- [The data]
——————————

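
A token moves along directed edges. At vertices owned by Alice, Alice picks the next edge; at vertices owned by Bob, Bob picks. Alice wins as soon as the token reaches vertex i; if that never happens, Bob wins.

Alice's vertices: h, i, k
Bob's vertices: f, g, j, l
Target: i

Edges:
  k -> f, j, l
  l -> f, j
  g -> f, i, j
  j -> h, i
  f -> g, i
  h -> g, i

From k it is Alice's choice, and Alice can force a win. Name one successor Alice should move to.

A0 = {i}
A1: add {h} — h (Alice) has h→i.
A2: add {j} — j (Bob): all of {h, i} already in.
A3: add {k} — k (Alice) has k→j.
A4 = A3; e.g. f (Bob) can still go to g. Fixed point.
From k, successor j is in the attractor (rank 2); the other successors f, l are not.

j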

——————————

- [How to complete this task] Output, exactly and with nothing else, the lines from the line containing "From k it is" to the end of the entries.

- [Your response]
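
From k it is Alice's choice, and Alice can force a win. Name one successor Alice should move to.

A0 = {i}
A1: add {h} — h (Alice) has h→i.
A2: add {j} — j (Bob): all of {h, i} already in.
A3: add {k} — k (Alice) has k→j.
A4 = A3; e.g. f (Bob) can still go to g. Fixed point.
From k, successor j is in the attractor (rank 2); the other successors f, l are not.

j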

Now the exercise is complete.